#### PROBLEM:
Write out the entries again exactly as they are given.

#### MATERIAL PROVIDED:
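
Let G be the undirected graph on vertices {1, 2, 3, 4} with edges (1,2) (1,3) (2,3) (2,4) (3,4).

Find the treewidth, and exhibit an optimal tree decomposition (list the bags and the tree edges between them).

The largest bag has 3 vertices, giving width 2; this decomposition certifies tw(G) ≤ 2. For the lower bound, the 3 vertices {1, 2, 3} are pairwise adjacent, and any tree decomposition puts a clique entirely inside one bag — forcing width ≥ 2. Combining the bounds, tw(G) = 2.

Treewidth 2.
One such decomposition:
Bags: B1 = {2, 3, 4}  B2 = {1, 2, 3}
Tree: B1–B2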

#### RESPONSE TO THE TASK:
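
Let G be the undirected graph on vertices {1, 2, 3, 4} with edges (1,2) (1,3) (2,3) (2,4) (3,4).

Find the treewidth, and exhibit an optimal tree decomposition (list the bags and the tree edges between them).

The largest bag has 3 vertices, giving width 2; this decomposition certifies tw(G) ≤ 2. For the lower bound, the 3 vertices {1, 2, 3} are pairwise adjacent, and any tree decomposition puts a clique entirely inside one bag — forcing width ≥ 2. Combining the bounds, tw(G) = 2.

Treewidth 2.
One such decomposition:
Bags: B1 = {2, 3, 4}  B2 = {1, 2, 3}
Tree: B1–B2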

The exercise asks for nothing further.